▶ **Extracted data entries**:
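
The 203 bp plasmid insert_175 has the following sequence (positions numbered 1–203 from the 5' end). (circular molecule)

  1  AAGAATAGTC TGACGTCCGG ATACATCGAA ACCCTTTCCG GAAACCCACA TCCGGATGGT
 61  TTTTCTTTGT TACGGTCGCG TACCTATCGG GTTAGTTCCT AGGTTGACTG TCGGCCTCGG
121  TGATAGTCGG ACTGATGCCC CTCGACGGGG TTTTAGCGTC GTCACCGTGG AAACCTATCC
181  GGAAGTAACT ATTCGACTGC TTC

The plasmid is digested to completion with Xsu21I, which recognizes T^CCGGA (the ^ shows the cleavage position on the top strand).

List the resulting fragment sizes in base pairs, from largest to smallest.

127, 41, 21, 14 bp

Xsu21I sites (TCCGGA) start at positions 16, 37, 51, 178.
Xsu21I cuts after the first base of each site, so after positions 16, 37, 51, 178.
Circular molecule, 4 cuts → 4 fragments:
  17–37 → 21 bp
  38–51 → 14 bp
  52–178 → 127 bp
  179–203 then 1–16 → 25 + 16 = 41 bp
Sorted largest to smallest: 127, 41, 21, 14 bp.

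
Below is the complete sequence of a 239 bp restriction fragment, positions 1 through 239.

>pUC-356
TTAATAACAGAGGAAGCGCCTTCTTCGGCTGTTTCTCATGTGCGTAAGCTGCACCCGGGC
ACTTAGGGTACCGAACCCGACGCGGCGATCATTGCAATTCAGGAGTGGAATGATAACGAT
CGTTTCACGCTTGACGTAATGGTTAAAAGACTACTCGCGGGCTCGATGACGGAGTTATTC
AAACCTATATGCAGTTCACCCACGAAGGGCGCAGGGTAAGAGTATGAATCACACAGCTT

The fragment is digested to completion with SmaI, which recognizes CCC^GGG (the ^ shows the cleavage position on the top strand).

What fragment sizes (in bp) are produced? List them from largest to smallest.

183, 56 bp

The SmaI site (CCCGGG) starts at position 54.
SmaI cuts after base 3 of each site, so after position 56.
Linear molecule, 1 cut → 2 fragments:
  1–56 → 56 bp
  57–239 → 183 bp
Sorted largest to smallest: 183, 56 bp.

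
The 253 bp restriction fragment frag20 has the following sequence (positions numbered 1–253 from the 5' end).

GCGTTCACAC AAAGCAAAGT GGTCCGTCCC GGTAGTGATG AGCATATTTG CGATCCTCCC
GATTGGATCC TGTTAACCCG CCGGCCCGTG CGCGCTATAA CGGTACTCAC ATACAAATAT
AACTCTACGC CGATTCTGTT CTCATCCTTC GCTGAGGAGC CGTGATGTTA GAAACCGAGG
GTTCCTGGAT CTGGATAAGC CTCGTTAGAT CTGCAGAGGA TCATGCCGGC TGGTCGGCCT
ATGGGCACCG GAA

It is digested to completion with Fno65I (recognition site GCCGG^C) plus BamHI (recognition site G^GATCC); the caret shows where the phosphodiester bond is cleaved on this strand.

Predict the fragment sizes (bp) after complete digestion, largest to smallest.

145, 65, 24, 19 bp

Fno65I sites (GCCGGC) start at positions 80, 225.
Fno65I cuts after base 5 of each site (before the last base), so after positions 84, 229.
The BamHI site (GGATCC) starts at position 65.
BamHI cuts after the first base of each site, so after position 65.
Combined cut positions: 65, 84, 229.
Linear molecule, 3 cuts → 4 fragments:
  1–65 → 65 bp
  66–84 → 19 bp
  85–229 → 145 bp
  230–253 → 24 bp
Sorted largest to smallest: 145, 65, 24, 19 bp.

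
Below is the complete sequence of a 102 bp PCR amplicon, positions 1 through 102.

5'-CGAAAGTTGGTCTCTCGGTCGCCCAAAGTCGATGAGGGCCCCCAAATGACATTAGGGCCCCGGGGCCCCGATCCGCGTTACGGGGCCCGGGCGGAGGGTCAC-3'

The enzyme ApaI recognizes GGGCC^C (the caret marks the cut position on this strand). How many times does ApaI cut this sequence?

GGGCCC occurs starting at positions 36, 55, 63, 83.
ApaI cuts at 4 sites.

4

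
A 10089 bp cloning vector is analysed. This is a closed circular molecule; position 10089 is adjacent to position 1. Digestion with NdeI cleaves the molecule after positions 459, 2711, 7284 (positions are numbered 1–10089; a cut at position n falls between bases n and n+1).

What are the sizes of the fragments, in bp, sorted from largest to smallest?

4573, 3264, 2252 bp

Circular molecule, 3 cuts → 3 fragments:
  2711 − 459 = 2252 bp
  7284 − 2711 = 4573 bp
  wrap: 10089 − 7284 + 459 = 3264 bp
Sorted largest to smallest: 4573, 3264, 2252 bp.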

▶ **Your objective**:
All that is wanted is a faithful reproduction of the line above with "GTTCCTGGAT CTGGATAAGC CTCGTTAGAT", the line with "It is digested", and every line in between.

▶ **Output of the task**:
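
GTTCCTGGAT CTGGATAAGC CTCGTTAGAT CTGCAGAGGA TCATGCCGGC TGGTCGGCCT
ATGGGCACCG GAA

It is digested to completion with Fno65I (recognition site GCCGG^C) plus BamHI (recognition site G^GATCC); the caret shows where the phosphodiester bond is cleaved on this strand.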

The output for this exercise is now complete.